→ MATERIAL TO PROCESS:

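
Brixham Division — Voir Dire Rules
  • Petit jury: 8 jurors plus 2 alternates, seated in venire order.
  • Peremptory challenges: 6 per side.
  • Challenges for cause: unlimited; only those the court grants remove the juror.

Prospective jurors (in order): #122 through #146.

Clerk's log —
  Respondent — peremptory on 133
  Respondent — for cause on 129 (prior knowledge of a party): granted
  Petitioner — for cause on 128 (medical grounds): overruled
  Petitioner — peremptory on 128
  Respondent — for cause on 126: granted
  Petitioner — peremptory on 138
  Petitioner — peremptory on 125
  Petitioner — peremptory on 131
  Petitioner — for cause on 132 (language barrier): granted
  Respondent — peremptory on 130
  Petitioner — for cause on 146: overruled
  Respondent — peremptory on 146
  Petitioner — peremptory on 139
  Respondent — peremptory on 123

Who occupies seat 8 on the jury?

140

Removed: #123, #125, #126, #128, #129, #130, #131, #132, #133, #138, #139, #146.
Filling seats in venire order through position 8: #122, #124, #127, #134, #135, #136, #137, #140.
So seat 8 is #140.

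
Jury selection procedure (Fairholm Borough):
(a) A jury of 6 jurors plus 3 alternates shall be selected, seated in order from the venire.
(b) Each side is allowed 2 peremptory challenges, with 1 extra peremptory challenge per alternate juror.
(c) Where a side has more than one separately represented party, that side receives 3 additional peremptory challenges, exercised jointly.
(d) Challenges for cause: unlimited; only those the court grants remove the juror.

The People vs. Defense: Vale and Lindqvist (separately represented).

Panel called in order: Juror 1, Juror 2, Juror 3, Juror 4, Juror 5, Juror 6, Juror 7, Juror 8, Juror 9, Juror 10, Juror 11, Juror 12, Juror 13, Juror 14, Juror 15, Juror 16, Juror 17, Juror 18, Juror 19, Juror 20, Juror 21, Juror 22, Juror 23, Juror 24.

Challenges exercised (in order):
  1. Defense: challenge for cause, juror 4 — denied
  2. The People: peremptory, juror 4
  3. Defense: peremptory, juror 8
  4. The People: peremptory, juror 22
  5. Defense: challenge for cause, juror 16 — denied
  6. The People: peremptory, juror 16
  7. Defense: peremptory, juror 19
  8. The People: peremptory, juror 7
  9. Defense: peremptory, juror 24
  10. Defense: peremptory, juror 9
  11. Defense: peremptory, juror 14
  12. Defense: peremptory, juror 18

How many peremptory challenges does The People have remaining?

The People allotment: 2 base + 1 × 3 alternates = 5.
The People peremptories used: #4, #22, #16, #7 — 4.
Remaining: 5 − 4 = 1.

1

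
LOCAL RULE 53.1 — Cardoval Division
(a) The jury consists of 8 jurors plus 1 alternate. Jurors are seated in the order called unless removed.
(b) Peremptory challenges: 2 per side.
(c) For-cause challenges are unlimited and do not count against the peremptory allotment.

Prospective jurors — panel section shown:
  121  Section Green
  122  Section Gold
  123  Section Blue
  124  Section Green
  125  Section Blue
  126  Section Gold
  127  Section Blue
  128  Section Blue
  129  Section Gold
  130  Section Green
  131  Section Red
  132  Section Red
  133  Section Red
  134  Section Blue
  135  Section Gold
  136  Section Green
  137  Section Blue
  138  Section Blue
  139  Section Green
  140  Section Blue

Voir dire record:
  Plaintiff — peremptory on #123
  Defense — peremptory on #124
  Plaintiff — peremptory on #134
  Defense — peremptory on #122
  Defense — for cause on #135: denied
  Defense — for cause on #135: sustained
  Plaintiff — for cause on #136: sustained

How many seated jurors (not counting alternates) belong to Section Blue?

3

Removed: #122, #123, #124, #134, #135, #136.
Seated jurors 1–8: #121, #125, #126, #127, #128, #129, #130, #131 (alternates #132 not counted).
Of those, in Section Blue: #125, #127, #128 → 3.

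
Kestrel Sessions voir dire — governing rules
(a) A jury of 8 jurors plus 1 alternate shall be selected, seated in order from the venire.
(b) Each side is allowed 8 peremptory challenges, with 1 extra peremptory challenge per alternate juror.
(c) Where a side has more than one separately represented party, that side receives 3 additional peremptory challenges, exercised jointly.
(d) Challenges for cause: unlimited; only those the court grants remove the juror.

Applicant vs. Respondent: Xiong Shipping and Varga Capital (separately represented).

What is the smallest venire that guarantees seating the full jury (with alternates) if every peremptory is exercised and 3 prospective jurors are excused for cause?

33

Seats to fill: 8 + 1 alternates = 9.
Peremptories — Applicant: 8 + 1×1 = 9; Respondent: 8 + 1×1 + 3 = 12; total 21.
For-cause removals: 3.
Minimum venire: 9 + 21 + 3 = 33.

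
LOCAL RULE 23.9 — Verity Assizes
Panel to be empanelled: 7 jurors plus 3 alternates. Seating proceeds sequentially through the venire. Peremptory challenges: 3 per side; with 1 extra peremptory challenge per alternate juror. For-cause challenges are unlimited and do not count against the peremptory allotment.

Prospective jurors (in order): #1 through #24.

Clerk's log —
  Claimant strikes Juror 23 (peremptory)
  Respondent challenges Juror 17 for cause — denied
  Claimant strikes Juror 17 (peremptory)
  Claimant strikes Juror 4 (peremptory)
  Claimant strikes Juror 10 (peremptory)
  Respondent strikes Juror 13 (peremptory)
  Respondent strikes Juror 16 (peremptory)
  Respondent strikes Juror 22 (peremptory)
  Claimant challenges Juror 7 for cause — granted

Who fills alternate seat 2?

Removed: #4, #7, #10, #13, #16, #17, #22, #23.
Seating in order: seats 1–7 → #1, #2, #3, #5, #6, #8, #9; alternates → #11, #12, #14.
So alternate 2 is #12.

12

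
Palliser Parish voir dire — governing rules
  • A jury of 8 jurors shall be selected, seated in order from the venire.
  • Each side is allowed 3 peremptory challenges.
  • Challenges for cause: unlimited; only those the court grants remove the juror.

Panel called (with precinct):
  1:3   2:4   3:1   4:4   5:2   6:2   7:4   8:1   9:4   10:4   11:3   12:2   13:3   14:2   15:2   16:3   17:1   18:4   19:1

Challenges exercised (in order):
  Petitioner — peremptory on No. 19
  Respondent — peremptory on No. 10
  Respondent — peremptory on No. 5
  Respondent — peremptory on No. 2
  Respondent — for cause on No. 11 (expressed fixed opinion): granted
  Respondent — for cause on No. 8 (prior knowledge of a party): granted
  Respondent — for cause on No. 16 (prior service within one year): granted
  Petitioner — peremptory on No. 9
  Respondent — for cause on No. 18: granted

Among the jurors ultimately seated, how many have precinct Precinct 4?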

→ WORK INSTRUCTION: Return the material exactly as it was provided.

→ OUTPUT:
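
Brixham Division — Voir Dire Rules
  • Petit jury: 8 jurors plus 2 alternates, seated in venire order.
  • Peremptory challenges: 6 per side.
  • Challenges for cause: unlimited; only those the court grants remove the juror.

Prospective jurors (in order): #122 through #146.

Clerk's log —
  Respondent — peremptory on 133
  Respondent — for cause on 129 (prior knowledge of a party): granted
  Petitioner — for cause on 128 (medical grounds): overruled
  Petitioner — peremptory on 128
  Respondent — for cause on 126: granted
  Petitioner — peremptory on 138
  Petitioner — peremptory on 125
  Petitioner — peremptory on 131
  Petitioner — for cause on 132 (language barrier): granted
  Respondent — peremptory on 130
  Petitioner — for cause on 146: overruled
  Respondent — peremptory on 146
  Petitioner — peremptory on 139
  Respondent — peremptory on 123

Who occupies seat 8 on the jury?

140

Removed: #123, #125, #126, #128, #129, #130, #131, #132, #133, #138, #139, #146.
Filling seats in venire order through position 8: #122, #124, #127, #134, #135, #136, #137, #140.
So seat 8 is #140.

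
Jury selection procedure (Fairholm Borough):
(a) A jury of 6 jurors plus 3 alternates shall be selected, seated in order from the venire.
(b) Each side is allowed 2 peremptory challenges, with 1 extra peremptory challenge per alternate juror.
(c) Where a side has more than one separately represented party, that side receives 3 additional peremptory challenges, exercised jointly.
(d) Challenges for cause: unlimited; only those the court grants remove the juror.

The People vs. Defense: Vale and Lindqvist (separately represented).

Panel called in order: Juror 1, Juror 2, Juror 3, Juror 4, Juror 5, Juror 6, Juror 7, Juror 8, Juror 9, Juror 10, Juror 11, Juror 12, Juror 13, Juror 14, Juror 15, Juror 16, Juror 17, Juror 18, Juror 19, Juror 20, Juror 21, Juror 22, Juror 23, Juror 24.

Challenges exercised (in order):
  1. Defense: challenge for cause, juror 4 — denied
  2. The People: peremptory, juror 4
  3. Defense: peremptory, juror 8
  4. The People: peremptory, juror 22
  5. Defense: challenge for cause, juror 16 — denied
  6. The People: peremptory, juror 16
  7. Defense: peremptory, juror 19
  8. The People: peremptory, juror 7
  9. Defense: peremptory, juror 24
  10. Defense: peremptory, juror 9
  11. Defense: peremptory, juror 14
  12. Defense: peremptory, juror 18

How many peremptory challenges does The People have remaining?

The People allotment: 2 base + 1 × 3 alternates = 5.
The People peremptories used: #4, #22, #16, #7 — 4.
Remaining: 5 − 4 = 1.

1

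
LOCAL RULE 53.1 — Cardoval Division
(a) The jury consists of 8 jurors plus 1 alternate. Jurors are seated in the order called unless removed.
(b) Peremptory challenges: 2 per side.
(c) For-cause challenges are unlimited and do not count against the peremptory allotment.

Prospective jurors — panel section shown:
  121  Section Green
  122  Section Gold
  123  Section Blue
  124  Section Green
  125  Section Blue
  126  Section Gold
  127  Section Blue
  128  Section Blue
  129  Section Gold
  130  Section Green
  131  Section Red
  132  Section Red
  133  Section Red
  134  Section Blue
  135  Section Gold
  136  Section Green
  137  Section Blue
  138  Section Blue
  139  Section Green
  140  Section Blue

Voir dire record:
  Plaintiff — peremptory on #123
  Defense — peremptory on #124
  Plaintiff — peremptory on #134
  Defense — peremptory on #122
  Defense — for cause on #135: denied
  Defense — for cause on #135: sustained
  Plaintiff — for cause on #136: sustained

How many seated jurors (not counting alternates) belong to Section Blue?

3

Removed: #122, #123, #124, #134, #135, #136.
Seated jurors 1–8: #121, #125, #126, #127, #128, #129, #130, #131 (alternates #132 not counted).
Of those, in Section Blue: #125, #127, #128 → 3.

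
Kestrel Sessions voir dire — governing rules
(a) A jury of 8 jurors plus 1 alternate shall be selected, seated in order from the venire.
(b) Each side is allowed 8 peremptory challenges, with 1 extra peremptory challenge per alternate juror.
(c) Where a side has more than one separately represented party, that side receives 3 additional peremptory challenges, exercised jointly.
(d) Challenges for cause: unlimited; only those the court grants remove the juror.

Applicant vs. Respondent: Xiong Shipping and Varga Capital (separately represented).

What is the smallest venire that guarantees seating the full jury (with alternates) if every peremptory is exercised and 3 prospective jurors are excused for cause?

33

Seats to fill: 8 + 1 alternates = 9.
Peremptories — Applicant: 8 + 1×1 = 9; Respondent: 8 + 1×1 + 3 = 12; total 21.
For-cause removals: 3.
Minimum venire: 9 + 21 + 3 = 33.

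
LOCAL RULE 23.9 — Verity Assizes
Panel to be empanelled: 7 jurors plus 3 alternates. Seating proceeds sequentially through the venire. Peremptory challenges: 3 per side; with 1 extra peremptory challenge per alternate juror. For-cause challenges are unlimited and do not count against the peremptory allotment.

Prospective jurors (in order): #1 through #24.

Clerk's log —
  Claimant strikes Juror 23 (peremptory)
  Respondent challenges Juror 17 for cause — denied
  Claimant strikes Juror 17 (peremptory)
  Claimant strikes Juror 4 (peremptory)
  Claimant strikes Juror 10 (peremptory)
  Respondent strikes Juror 13 (peremptory)
  Respondent strikes Juror 16 (peremptory)
  Respondent strikes Juror 22 (peremptory)
  Claimant challenges Juror 7 for cause — granted

Who fills alternate seat 2?

Removed: #4, #7, #10, #13, #16, #17, #22, #23.
Seating in order: seats 1–7 → #1, #2, #3, #5, #6, #8, #9; alternates → #11, #12, #14.
So alternate 2 is #12.

12

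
Palliser Parish voir dire — governing rules
  • A jury of 8 jurors shall be selected, seated in order from the venire.
  • Each side is allowed 3 peremptory challenges.
  • Challenges for cause: unlimited; only those the court grants remove the juror.

Panel called (with precinct):
  1:3   2:4   3:1   4:4   5:2   6:2   7:4   8:1   9:4   10:4   11:3   12:2   13:3   14:2   15:2   16:3   17:1   18:4   19:1

Challenges exercised (in order):
  Petitioner — peremptory on No. 19
  Respondent — peremptory on No. 10
  Respondent — peremptory on No. 5
  Respondent — peremptory on No. 2
  Respondent — for cause on No. 11 (expressed fixed opinion): granted
  Respondent — for cause on No. 8 (prior knowledge of a party): granted
  Respondent — for cause on No. 16 (prior service within one year): granted
  Petitioner — peremptory on No. 9
  Respondent — for cause on No. 18: granted

Among the jurors ultimately seated, how many have precinct Precinct 4?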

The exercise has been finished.